• ACTIVITY:
Run through the records and show each line that includes the string "back".

(EXTRACTED ENTRIES begins)

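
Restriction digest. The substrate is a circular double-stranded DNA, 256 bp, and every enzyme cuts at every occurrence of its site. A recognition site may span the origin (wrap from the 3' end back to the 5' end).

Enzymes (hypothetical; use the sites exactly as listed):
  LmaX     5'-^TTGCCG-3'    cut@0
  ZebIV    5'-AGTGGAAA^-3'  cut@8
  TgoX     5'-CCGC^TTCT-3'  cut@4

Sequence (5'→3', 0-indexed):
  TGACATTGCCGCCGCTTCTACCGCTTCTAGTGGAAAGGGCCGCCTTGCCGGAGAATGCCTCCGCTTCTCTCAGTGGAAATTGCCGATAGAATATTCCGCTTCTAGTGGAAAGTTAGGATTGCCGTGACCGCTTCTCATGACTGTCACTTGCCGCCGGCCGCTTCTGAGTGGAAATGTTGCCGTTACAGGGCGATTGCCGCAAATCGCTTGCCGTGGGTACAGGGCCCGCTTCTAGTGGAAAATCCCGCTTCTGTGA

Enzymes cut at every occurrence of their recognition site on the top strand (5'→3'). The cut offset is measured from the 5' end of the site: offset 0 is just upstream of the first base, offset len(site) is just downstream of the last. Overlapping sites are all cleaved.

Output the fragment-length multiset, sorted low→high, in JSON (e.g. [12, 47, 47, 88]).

[2,7,7,8,9,10,12,12,12,13,13,13,14,14,15,16,17,20,20,22]

Site scan:
  LmaX (TTGCCG, off=0): starts [5, 44, 79, 118, 147, 176, 193, 207] → cuts [5, 44, 79, 118, 147, 176, 193, 207]
  ZebIV (AGTGGAAA, off=8): starts [28, 71, 103, 166, 233] → cuts [36, 79, 111, 174, 241]
  TgoX (CCGCTTCT, off=4): starts [11, 20, 60, 95, 127, 157, 225, 244] → cuts [15, 24, 64, 99, 131, 161, 229, 248]

All cut coordinates (distinct, sorted): [5, 15, 24, 36, 44, 64, 79, 99, 111, 118, 131, 147, 161, 174, 176, 193, 207, 229, 241, 248]

Fragments:
  5→15: 10 bp
  15→24: 9 bp
  24→36: 12 bp
  36→44: 8 bp
  44→64: 20 bp
  64→79: 15 bp
  79→99: 20 bp
  99→111: 12 bp
  111→118: 7 bp
  118→131: 13 bp
  131→147: 16 bp
  147→161: 14 bp
  161→174: 13 bp
  174→176: 2 bp
  176→193: 17 bp
  193→207: 14 bp
  207→229: 22 bp
  229→241: 12 bp
  241→248: 7 bp
  248→5 (wrap): 256-248+5 = 13 bp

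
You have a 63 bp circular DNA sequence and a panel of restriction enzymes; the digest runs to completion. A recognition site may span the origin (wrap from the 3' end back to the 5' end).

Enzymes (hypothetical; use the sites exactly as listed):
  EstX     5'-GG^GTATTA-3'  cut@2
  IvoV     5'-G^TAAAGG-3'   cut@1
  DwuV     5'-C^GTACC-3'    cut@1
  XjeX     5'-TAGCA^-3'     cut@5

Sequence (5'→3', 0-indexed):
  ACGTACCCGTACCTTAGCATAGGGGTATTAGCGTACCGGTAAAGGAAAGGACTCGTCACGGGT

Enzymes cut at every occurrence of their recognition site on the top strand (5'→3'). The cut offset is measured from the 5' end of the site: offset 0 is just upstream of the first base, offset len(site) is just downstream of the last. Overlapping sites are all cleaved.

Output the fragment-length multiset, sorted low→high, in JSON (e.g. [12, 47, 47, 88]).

Scan for sites:
  EstX (GGGTATTA, off=2): starts [22] → cuts [24]
  IvoV (GTAAAGG, off=1): starts [38] → cuts [39]
  DwuV (CGTACC, off=1): starts [1, 7, 31] → cuts [2, 8, 32]
  XjeX (TAGCA, off=5): starts [14] → cuts [19]

All cut coordinates (distinct, sorted): [2, 8, 19, 24, 32, 39]

Fragment lengths:
  2→8: 6 bp
  8→19: 11 bp
  19→24: 5 bp
  24→32: 8 bp
  32→39: 7 bp
  39→2 (wrap): 63-39+2 = 26 bp

[5,6,7,8,11,26]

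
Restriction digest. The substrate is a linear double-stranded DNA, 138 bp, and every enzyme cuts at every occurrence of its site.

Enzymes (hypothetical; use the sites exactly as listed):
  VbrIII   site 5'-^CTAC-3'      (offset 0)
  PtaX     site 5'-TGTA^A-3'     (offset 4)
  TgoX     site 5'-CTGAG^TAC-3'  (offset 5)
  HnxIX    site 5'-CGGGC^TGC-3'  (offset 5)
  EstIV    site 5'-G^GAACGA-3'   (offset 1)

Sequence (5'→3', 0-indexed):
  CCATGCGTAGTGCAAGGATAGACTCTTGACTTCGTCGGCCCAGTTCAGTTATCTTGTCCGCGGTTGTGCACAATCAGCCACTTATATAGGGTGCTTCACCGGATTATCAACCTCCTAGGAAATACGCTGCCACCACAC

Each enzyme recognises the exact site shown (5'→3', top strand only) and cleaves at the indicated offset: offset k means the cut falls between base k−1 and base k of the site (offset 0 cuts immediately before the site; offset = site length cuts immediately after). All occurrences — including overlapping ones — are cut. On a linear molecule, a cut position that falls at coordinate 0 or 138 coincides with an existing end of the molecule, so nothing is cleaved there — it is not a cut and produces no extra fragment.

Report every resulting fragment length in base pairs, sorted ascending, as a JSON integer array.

Scan for sites:
  VbrIII (CTAC, off=0): no sites
  PtaX (TGTAA, off=4): no sites
  TgoX (CTGAGTAC, off=5): no sites
  HnxIX (CGGGCTGC, off=5): no sites
  EstIV (GGAACGA, off=1): no sites

All cut coordinates (distinct, sorted): ∅

Fragments:
  no cuts → one linear fragment of 138 bp

[138]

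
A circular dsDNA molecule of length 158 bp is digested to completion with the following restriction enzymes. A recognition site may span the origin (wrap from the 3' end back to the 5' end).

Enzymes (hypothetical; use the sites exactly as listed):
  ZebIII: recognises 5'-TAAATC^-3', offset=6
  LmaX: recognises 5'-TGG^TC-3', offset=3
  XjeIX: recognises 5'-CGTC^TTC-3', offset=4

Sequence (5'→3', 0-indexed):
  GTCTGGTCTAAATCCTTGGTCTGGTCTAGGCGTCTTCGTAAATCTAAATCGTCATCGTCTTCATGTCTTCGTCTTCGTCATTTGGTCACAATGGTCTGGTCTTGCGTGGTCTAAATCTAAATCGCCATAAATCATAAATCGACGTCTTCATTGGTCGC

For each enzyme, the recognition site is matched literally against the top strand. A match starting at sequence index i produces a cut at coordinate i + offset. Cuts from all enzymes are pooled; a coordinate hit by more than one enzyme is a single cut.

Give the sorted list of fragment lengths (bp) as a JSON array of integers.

Per-enzyme occurrences:
  ZebIII (TAAATC, off=6): starts [8, 38, 44, 111, 117, 127, 134] → cuts [14, 44, 50, 117, 123, 133, 140]
  LmaX (TGGTC, off=3): starts [3, 16, 21, 82, 91, 96, 106, 151] → cuts [6, 19, 24, 85, 94, 99, 109, 154]
  XjeIX (CGTCTTC, off=4): starts [30, 55, 69, 142] → cuts [34, 59, 73, 146]

Pooled cuts: [6, 14, 19, 24, 34, 44, 50, 59, 73, 85, 94, 99, 109, 117, 123, 133, 140, 146, 154]

Fragments:
  6→14: 8 bp
  14→19: 5 bp
  19→24: 5 bp
  24→34: 10 bp
  34→44: 10 bp
  44→50: 6 bp
  50→59: 9 bp
  59→73: 14 bp
  73→85: 12 bp
  85→94: 9 bp
  94→99: 5 bp
  99→109: 10 bp
  109→117: 8 bp
  117→123: 6 bp
  123→133: 10 bp
  133→140: 7 bp
  140→146: 6 bp
  146→154: 8 bp
  154→6 (wrap): 158-154+6 = 10 bp

[5,5,5,6,6,6,7,8,8,8,9,9,10,10,10,10,10,12,14]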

(EXTRACTED ENTRIES ends)

• RESPONSE:
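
Restriction digest. The substrate is a circular double-stranded DNA, 256 bp, and every enzyme cuts at every occurrence of its site. A recognition site may span the origin (wrap from the 3' end back to the 5' end).
You have a 63 bp circular DNA sequence and a panel of restriction enzymes; the digest runs to completion. A recognition site may span the origin (wrap from the 3' end back to the 5' end).
A circular dsDNA molecule of length 158 bp is digested to completion with the following restriction enzymes. A recognition site may span the origin (wrap from the 3' end back to the 5' end).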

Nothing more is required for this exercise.